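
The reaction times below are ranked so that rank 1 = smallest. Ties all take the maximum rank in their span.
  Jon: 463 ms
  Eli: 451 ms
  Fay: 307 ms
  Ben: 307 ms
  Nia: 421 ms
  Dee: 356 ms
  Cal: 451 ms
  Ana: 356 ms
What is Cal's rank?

7

Sorted (ascending): 307, 307, 356, 356, 421, 451, 451, 463
The 2 values of 307 occupy positions 1–2 → each gets rank 2.
The 2 values of 356 occupy positions 3–4 → each gets rank 4.
The 2 values of 451 occupy positions 6–7 → each gets rank 7.
Cal has value 451 ms → rank 7.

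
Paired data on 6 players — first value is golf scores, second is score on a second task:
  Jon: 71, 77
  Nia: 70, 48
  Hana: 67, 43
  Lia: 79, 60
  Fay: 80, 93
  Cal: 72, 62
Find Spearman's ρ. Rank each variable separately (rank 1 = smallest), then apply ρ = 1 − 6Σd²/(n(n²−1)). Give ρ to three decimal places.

0.771

Ranks of variable 1: 3, 2, 1, 5, 6, 4
Ranks of variable 2: 5, 2, 1, 3, 6, 4
d = r₁ − r₂: -2, 0, 0, 2, 0, 0
d²: 4, 0, 0, 4, 0, 0; Σd² = 8
ρ = 1 − 6·8/(6·35) = 1 − 48/210 = 0.771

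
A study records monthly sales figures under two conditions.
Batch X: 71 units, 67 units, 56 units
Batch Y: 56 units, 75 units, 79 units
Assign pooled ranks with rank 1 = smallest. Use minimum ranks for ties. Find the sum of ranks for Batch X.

Sorted (ascending): 56, 56, 67, 71, 75, 79
The 2 values of 56 occupy positions 1–2 → each gets rank 1.
Batch X values → pooled ranks: 71→4, 67→3, 56→1
Rank sum = 4 + 3 + 1 = 8

8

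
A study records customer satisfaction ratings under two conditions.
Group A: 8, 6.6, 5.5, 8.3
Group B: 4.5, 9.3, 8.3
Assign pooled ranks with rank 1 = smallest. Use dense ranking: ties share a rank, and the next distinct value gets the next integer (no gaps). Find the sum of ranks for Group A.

Sorted (ascending): 4.5, 5.5, 6.6, 8, 8.3, 8.3, 9.3
The 2 values of 8.3 share dense rank 5.
Remaining distinct values take the next consecutive integers.
Group A values → pooled ranks: 8→4, 6.6→3, 5.5→2, 8.3→5
Rank sum = 4 + 3 + 2 + 5 = 14

14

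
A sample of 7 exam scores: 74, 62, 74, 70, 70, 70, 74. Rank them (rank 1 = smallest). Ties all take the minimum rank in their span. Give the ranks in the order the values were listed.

Sorted (ascending): 62, 70, 70, 70, 74, 74, 74
The 3 values of 70 occupy positions 2–4 → each gets rank 2.
The 3 values of 74 occupy positions 5–7 → each gets rank 5.

5, 1, 5, 2, 2, 2, 5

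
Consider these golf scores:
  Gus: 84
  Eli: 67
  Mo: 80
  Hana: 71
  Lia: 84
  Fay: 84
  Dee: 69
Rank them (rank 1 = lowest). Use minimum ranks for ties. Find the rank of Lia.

Sorted (ascending): 67, 69, 71, 80, 84, 84, 84
The 3 values of 84 occupy positions 5–7 → each gets rank 5.
Lia has value 84 → rank 5.

5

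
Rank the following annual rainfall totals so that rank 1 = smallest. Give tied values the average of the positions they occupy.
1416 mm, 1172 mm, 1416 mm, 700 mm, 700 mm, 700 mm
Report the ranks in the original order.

5.5, 4, 5.5, 2, 2, 2

Sorted (ascending): 700, 700, 700, 1172, 1416, 1416
The 3 values of 700 occupy positions 1–3 → average rank 2.
The 2 values of 1416 occupy positions 5–6 → average rank (5+6)/2 = 5.5.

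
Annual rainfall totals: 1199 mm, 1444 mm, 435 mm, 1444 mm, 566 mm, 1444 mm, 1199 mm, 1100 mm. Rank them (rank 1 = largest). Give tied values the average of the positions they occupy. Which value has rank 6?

Sorted (descending): 1444, 1444, 1444, 1199, 1199, 1100, 566, 435
The 3 values of 1444 occupy positions 1–3 → average rank 2.
The 2 values of 1199 occupy positions 4–5 → average rank (4+5)/2 = 4.5.
Rank 6 → value 1100.

1100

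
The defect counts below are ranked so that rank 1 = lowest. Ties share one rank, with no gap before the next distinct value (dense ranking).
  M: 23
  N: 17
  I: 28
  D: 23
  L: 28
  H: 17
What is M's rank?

Sorted (ascending): 17, 17, 23, 23, 28, 28
The 2 values of 17 share dense rank 1.
The 2 values of 23 share dense rank 2.
The 2 values of 28 share dense rank 3.
M has value 23 → rank 2.

2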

= = = =

## Aim of the exercise
Starting at the line that has "Eli: 451 ms" and ending at the line that has "A study records monthly", please write out the lines above exactly, leaving out all others.

## Answer box
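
  Eli: 451 ms
  Fay: 307 ms
  Ben: 307 ms
  Nia: 421 ms
  Dee: 356 ms
  Cal: 451 ms
  Ana: 356 ms
What is Cal's rank?

7

Sorted (ascending): 307, 307, 356, 356, 421, 451, 451, 463
The 2 values of 307 occupy positions 1–2 → each gets rank 2.
The 2 values of 356 occupy positions 3–4 → each gets rank 4.
The 2 values of 451 occupy positions 6–7 → each gets rank 7.
Cal has value 451 ms → rank 7.

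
Paired data on 6 players — first value is golf scores, second is score on a second task:
  Jon: 71, 77
  Nia: 70, 48
  Hana: 67, 43
  Lia: 79, 60
  Fay: 80, 93
  Cal: 72, 62
Find Spearman's ρ. Rank each variable separately (rank 1 = smallest), then apply ρ = 1 − 6Σd²/(n(n²−1)). Give ρ to three decimal places.

0.771

Ranks of variable 1: 3, 2, 1, 5, 6, 4
Ranks of variable 2: 5, 2, 1, 3, 6, 4
d = r₁ − r₂: -2, 0, 0, 2, 0, 0
d²: 4, 0, 0, 4, 0, 0; Σd² = 8
ρ = 1 − 6·8/(6·35) = 1 − 48/210 = 0.771

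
A study records monthly sales figures under two conditions.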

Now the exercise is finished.